▶ _Dataset entries_:
+++++

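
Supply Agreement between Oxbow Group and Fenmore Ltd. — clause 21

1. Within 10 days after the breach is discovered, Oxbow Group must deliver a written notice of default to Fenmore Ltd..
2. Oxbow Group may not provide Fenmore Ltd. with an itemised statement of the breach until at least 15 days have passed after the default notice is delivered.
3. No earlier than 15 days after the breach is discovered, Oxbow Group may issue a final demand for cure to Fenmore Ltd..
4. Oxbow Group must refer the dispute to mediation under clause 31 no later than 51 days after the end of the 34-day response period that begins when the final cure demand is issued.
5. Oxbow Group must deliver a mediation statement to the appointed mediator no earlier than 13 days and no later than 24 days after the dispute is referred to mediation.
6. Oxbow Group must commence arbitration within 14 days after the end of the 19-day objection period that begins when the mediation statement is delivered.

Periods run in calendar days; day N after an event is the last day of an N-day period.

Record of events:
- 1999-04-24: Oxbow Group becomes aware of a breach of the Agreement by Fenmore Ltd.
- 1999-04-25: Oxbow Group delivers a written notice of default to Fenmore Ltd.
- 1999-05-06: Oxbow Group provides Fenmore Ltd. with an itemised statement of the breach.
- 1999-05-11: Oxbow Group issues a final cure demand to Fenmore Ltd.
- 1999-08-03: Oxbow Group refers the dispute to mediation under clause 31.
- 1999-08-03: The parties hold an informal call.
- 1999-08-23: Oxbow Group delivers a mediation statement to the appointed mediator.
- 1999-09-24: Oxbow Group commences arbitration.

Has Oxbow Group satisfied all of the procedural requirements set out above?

No

Step 1: 10 days after 1999-04-24 (when the breach is discovered) is 1999-05-04; completed 1999-04-25, before the deadline.
Step 2: the earliest permitted date is 15 days after 1999-04-25 (when the default notice is delivered), i.e. 1999-05-10; 1999-05-06 is 4 days before the earliest permitted date.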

+++++

▶ _Task item_: Retype only the stretch of lines above starting at the one with "1. Within 10" and stopping at the one with "- 1999-04-25: Oxbow", exactly as written, with both kept.

▶ _Response_:
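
1. Within 10 days after the breach is discovered, Oxbow Group must deliver a written notice of default to Fenmore Ltd..
2. Oxbow Group may not provide Fenmore Ltd. with an itemised statement of the breach until at least 15 days have passed after the default notice is delivered.
3. No earlier than 15 days after the breach is discovered, Oxbow Group may issue a final demand for cure to Fenmore Ltd..
4. Oxbow Group must refer the dispute to mediation under clause 31 no later than 51 days after the end of the 34-day response period that begins when the final cure demand is issued.
5. Oxbow Group must deliver a mediation statement to the appointed mediator no earlier than 13 days and no later than 24 days after the dispute is referred to mediation.
6. Oxbow Group must commence arbitration within 14 days after the end of the 19-day objection period that begins when the mediation statement is delivered.

Periods run in calendar days; day N after an event is the last day of an N-day period.

Record of events:
- 1999-04-24: Oxbow Group becomes aware of a breach of the Agreement by Fenmore Ltd.
- 1999-04-25: Oxbow Group delivers a written notice of default to Fenmore Ltd.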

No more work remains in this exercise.